Dataset entries
-.-.-

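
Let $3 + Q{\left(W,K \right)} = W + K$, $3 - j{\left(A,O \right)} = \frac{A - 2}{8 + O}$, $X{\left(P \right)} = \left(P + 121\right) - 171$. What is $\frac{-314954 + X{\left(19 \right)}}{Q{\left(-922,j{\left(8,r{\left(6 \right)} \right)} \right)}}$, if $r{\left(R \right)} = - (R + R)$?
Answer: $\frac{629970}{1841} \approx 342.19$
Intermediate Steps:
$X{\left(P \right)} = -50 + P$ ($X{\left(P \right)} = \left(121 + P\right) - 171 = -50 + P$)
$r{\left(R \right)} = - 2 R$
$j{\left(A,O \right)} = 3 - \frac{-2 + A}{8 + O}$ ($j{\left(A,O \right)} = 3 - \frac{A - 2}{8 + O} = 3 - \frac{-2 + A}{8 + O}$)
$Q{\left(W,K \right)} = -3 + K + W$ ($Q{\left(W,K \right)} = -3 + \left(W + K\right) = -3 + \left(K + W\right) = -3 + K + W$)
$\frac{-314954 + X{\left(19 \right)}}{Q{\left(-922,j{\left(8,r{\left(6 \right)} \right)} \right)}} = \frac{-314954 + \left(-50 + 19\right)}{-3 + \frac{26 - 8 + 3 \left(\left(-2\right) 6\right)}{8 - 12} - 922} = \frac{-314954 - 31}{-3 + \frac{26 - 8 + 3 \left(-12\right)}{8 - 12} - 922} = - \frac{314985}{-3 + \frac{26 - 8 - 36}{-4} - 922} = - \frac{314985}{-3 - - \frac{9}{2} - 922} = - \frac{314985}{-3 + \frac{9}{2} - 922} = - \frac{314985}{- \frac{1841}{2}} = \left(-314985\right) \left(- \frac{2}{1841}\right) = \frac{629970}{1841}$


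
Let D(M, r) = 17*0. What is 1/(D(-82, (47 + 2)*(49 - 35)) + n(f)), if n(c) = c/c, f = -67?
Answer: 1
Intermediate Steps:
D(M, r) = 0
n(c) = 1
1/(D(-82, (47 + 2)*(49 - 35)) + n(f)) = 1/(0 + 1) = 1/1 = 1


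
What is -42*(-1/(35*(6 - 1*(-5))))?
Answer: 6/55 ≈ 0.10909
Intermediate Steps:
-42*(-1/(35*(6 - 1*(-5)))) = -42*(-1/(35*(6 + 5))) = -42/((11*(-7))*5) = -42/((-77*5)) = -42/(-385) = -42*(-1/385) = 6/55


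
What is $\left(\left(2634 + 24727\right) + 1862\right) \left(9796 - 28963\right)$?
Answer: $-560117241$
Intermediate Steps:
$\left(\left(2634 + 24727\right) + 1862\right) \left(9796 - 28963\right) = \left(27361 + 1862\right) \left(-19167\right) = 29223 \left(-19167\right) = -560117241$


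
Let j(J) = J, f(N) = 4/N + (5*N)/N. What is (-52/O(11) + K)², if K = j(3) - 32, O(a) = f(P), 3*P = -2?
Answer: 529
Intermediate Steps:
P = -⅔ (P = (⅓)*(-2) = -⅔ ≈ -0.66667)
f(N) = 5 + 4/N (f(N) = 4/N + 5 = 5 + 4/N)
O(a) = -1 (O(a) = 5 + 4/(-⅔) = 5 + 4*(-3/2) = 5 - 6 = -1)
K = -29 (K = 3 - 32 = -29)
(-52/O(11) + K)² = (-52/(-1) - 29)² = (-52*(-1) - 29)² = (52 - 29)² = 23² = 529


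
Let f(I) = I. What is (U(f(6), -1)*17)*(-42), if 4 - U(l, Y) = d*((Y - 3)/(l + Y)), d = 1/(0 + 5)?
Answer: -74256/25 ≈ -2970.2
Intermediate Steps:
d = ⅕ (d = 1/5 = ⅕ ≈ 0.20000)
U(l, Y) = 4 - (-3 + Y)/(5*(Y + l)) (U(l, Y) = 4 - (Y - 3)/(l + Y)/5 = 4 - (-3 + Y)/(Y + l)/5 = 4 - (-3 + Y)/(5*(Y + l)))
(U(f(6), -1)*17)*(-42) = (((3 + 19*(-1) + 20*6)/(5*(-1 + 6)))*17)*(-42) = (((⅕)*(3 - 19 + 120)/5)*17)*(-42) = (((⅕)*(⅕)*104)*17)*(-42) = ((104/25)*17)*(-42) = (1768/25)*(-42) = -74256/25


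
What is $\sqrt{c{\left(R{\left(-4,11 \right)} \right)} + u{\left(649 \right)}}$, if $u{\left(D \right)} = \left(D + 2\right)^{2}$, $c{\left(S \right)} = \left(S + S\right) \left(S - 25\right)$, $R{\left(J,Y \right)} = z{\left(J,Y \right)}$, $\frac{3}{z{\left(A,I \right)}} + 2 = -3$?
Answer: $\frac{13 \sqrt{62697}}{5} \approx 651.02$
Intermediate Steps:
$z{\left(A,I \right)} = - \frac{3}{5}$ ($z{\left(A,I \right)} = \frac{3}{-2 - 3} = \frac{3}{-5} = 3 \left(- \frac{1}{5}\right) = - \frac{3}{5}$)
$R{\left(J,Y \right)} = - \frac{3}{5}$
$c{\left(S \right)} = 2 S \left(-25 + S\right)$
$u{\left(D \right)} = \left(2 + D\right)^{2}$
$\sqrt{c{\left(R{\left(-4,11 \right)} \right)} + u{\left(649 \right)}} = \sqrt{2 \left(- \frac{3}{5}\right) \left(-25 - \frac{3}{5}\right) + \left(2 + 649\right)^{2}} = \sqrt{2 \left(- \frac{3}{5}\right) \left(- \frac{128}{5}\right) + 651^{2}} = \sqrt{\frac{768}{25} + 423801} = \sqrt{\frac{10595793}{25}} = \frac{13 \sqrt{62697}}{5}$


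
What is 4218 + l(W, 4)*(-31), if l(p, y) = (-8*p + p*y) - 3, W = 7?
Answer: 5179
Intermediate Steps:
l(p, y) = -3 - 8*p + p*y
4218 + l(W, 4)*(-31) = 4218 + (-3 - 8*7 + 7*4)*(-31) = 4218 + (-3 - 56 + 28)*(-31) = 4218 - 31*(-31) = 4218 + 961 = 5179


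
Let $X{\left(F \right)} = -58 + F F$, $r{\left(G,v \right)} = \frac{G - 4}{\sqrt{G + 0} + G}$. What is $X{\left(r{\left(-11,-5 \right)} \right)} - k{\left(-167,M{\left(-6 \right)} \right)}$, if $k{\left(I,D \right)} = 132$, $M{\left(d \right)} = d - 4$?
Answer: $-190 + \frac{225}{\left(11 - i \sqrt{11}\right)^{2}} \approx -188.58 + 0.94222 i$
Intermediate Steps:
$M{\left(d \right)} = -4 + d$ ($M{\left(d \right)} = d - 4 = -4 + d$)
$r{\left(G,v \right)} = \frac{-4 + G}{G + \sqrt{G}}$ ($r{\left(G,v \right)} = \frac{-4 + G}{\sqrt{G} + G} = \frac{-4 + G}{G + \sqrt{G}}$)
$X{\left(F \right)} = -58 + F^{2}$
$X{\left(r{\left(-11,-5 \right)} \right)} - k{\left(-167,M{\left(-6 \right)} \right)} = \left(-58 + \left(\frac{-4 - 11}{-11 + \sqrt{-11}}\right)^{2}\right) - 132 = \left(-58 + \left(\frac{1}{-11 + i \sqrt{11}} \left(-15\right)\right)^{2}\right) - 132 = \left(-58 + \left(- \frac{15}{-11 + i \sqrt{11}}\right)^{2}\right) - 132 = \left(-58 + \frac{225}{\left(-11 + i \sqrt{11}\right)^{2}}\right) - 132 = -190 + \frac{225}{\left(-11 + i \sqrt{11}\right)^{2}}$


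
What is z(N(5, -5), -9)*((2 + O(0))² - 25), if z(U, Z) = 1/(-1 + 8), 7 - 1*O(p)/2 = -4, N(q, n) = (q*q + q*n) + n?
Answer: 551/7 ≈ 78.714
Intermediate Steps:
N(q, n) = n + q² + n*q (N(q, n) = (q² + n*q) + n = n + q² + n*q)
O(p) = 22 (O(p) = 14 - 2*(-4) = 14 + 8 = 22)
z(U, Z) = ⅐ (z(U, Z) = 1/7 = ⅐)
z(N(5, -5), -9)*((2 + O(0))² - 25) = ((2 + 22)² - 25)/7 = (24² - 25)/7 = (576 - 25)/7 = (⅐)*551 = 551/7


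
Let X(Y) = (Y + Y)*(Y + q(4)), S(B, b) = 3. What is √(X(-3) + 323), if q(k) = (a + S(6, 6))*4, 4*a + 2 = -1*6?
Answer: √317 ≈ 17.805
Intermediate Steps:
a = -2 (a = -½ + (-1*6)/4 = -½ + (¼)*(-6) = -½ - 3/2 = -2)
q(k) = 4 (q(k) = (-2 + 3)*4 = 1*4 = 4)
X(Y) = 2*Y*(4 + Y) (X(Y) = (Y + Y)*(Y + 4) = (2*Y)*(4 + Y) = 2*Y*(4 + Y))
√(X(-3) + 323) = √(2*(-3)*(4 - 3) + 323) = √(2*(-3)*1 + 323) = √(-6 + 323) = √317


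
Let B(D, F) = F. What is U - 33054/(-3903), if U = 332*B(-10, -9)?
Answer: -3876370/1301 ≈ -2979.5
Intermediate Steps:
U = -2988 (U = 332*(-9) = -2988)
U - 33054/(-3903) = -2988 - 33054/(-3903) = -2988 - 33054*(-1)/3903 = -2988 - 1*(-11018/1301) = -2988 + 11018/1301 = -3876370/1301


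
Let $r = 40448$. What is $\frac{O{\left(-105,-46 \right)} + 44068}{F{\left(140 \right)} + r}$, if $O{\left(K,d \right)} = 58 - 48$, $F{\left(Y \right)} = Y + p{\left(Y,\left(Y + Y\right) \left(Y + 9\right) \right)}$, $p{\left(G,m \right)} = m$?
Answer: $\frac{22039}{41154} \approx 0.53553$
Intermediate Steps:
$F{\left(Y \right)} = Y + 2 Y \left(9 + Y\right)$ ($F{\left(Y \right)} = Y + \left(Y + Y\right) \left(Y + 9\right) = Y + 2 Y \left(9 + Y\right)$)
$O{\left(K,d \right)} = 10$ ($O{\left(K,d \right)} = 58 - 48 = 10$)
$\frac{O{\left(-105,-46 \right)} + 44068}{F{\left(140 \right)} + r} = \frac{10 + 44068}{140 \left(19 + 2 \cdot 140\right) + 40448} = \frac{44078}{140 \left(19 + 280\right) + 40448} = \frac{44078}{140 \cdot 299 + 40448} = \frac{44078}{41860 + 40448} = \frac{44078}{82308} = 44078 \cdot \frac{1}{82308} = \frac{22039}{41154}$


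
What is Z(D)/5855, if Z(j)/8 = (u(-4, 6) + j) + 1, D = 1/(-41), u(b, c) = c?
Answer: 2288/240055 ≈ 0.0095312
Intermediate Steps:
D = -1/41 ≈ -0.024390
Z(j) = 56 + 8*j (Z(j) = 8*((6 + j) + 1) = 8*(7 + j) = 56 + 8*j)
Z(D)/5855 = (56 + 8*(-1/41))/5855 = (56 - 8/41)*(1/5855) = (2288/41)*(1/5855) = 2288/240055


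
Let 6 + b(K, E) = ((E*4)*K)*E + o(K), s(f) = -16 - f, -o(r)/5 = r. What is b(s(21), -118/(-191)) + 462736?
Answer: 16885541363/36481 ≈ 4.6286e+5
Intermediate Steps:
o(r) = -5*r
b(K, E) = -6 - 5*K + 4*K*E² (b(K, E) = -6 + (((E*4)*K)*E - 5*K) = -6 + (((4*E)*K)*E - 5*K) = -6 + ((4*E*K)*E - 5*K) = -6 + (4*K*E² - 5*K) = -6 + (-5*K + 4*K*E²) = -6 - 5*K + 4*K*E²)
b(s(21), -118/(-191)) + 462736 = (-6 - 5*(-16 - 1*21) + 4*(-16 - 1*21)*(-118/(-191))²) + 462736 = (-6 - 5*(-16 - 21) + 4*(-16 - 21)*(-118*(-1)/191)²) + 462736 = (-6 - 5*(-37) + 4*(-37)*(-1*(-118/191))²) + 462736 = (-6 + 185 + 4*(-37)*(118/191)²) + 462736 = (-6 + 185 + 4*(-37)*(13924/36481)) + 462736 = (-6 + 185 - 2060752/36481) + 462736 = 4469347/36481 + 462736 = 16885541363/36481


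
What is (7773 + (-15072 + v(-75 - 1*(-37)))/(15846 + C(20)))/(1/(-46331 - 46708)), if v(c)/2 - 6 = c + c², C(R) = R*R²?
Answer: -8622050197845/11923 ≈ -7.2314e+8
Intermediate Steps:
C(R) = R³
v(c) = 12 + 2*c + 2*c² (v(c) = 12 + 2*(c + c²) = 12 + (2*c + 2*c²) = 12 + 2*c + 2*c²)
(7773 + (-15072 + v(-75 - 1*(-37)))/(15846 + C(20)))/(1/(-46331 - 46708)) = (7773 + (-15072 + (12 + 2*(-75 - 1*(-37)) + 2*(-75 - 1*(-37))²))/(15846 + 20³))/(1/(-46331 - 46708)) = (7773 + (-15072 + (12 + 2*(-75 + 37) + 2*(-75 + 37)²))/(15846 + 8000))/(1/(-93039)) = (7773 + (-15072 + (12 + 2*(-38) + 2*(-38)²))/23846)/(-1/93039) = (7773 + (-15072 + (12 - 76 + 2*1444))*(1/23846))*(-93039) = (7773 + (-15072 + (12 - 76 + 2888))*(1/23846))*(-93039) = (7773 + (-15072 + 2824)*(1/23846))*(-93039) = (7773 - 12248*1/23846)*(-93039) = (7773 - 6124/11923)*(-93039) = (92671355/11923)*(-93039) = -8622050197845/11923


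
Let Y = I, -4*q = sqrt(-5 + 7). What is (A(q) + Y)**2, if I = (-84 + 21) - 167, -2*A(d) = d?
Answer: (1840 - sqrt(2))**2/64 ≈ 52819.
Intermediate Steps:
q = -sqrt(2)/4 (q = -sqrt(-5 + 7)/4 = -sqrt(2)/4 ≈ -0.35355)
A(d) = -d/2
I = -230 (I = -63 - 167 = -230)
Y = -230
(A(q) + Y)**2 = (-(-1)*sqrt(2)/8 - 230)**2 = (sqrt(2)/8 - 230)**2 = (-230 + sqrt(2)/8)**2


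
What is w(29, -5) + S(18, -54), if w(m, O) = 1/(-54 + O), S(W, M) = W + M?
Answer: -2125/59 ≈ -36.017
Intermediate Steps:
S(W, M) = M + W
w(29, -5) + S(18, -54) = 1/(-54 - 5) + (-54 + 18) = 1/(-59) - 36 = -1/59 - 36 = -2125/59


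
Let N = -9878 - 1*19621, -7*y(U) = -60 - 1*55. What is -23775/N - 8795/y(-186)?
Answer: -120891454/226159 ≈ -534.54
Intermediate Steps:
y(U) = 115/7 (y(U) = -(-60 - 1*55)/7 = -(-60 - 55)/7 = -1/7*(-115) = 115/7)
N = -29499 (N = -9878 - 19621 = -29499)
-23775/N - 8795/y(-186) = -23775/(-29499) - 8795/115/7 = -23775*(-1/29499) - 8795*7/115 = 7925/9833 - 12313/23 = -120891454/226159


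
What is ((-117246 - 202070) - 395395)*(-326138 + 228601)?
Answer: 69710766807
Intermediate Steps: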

-.-.-

TASK INSTRUCTIONS
All that belongs in the answer is an exact copy of the lines from the start of the records above through the line with "Answer: 6/55 ≈ 0.10909".

WRITTEN ANSWER
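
Let $3 + Q{\left(W,K \right)} = W + K$, $3 - j{\left(A,O \right)} = \frac{A - 2}{8 + O}$, $X{\left(P \right)} = \left(P + 121\right) - 171$. What is $\frac{-314954 + X{\left(19 \right)}}{Q{\left(-922,j{\left(8,r{\left(6 \right)} \right)} \right)}}$, if $r{\left(R \right)} = - (R + R)$?
Answer: $\frac{629970}{1841} \approx 342.19$
Intermediate Steps:
$X{\left(P \right)} = -50 + P$ ($X{\left(P \right)} = \left(121 + P\right) - 171 = -50 + P$)
$r{\left(R \right)} = - 2 R$
$j{\left(A,O \right)} = 3 - \frac{-2 + A}{8 + O}$ ($j{\left(A,O \right)} = 3 - \frac{A - 2}{8 + O} = 3 - \frac{-2 + A}{8 + O}$)
$Q{\left(W,K \right)} = -3 + K + W$ ($Q{\left(W,K \right)} = -3 + \left(W + K\right) = -3 + \left(K + W\right) = -3 + K + W$)
$\frac{-314954 + X{\left(19 \right)}}{Q{\left(-922,j{\left(8,r{\left(6 \right)} \right)} \right)}} = \frac{-314954 + \left(-50 + 19\right)}{-3 + \frac{26 - 8 + 3 \left(\left(-2\right) 6\right)}{8 - 12} - 922} = \frac{-314954 - 31}{-3 + \frac{26 - 8 + 3 \left(-12\right)}{8 - 12} - 922} = - \frac{314985}{-3 + \frac{26 - 8 - 36}{-4} - 922} = - \frac{314985}{-3 - - \frac{9}{2} - 922} = - \frac{314985}{-3 + \frac{9}{2} - 922} = - \frac{314985}{- \frac{1841}{2}} = \left(-314985\right) \left(- \frac{2}{1841}\right) = \frac{629970}{1841}$


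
Let D(M, r) = 17*0. What is 1/(D(-82, (47 + 2)*(49 - 35)) + n(f)), if n(c) = c/c, f = -67?
Answer: 1
Intermediate Steps:
D(M, r) = 0
n(c) = 1
1/(D(-82, (47 + 2)*(49 - 35)) + n(f)) = 1/(0 + 1) = 1/1 = 1


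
What is -42*(-1/(35*(6 - 1*(-5))))?
Answer: 6/55 ≈ 0.10909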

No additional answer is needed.